> _Extracted entries_:

───

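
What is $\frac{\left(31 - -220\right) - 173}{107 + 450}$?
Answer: $\frac{78}{557} \approx 0.14004$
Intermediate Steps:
$\frac{\left(31 - -220\right) - 173}{107 + 450} = \frac{\left(31 + 220\right) - 173}{557} = \left(251 - 173\right) \frac{1}{557} = 78 \cdot \frac{1}{557} = \frac{78}{557}$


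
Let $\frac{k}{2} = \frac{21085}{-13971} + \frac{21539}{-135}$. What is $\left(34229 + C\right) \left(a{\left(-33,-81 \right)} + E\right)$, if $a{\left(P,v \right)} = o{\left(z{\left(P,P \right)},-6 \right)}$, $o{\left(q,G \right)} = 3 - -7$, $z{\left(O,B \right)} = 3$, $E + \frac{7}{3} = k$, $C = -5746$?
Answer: $- \frac{5630858416183}{628695} \approx -8.9564 \cdot 10^{6}$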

───

> _Description of the task_: Word for word, restate all of the data shown above.

> _Solution for this problem_:
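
What is $\frac{\left(31 - -220\right) - 173}{107 + 450}$?
Answer: $\frac{78}{557} \approx 0.14004$
Intermediate Steps:
$\frac{\left(31 - -220\right) - 173}{107 + 450} = \frac{\left(31 + 220\right) - 173}{557} = \left(251 - 173\right) \frac{1}{557} = 78 \cdot \frac{1}{557} = \frac{78}{557}$


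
Let $\frac{k}{2} = \frac{21085}{-13971} + \frac{21539}{-135}$. What is $\left(34229 + C\right) \left(a{\left(-33,-81 \right)} + E\right)$, if $a{\left(P,v \right)} = o{\left(z{\left(P,P \right)},-6 \right)}$, $o{\left(q,G \right)} = 3 - -7$, $z{\left(O,B \right)} = 3$, $E + \frac{7}{3} = k$, $C = -5746$?
Answer: $- \frac{5630858416183}{628695} \approx -8.9564 \cdot 10^{6}$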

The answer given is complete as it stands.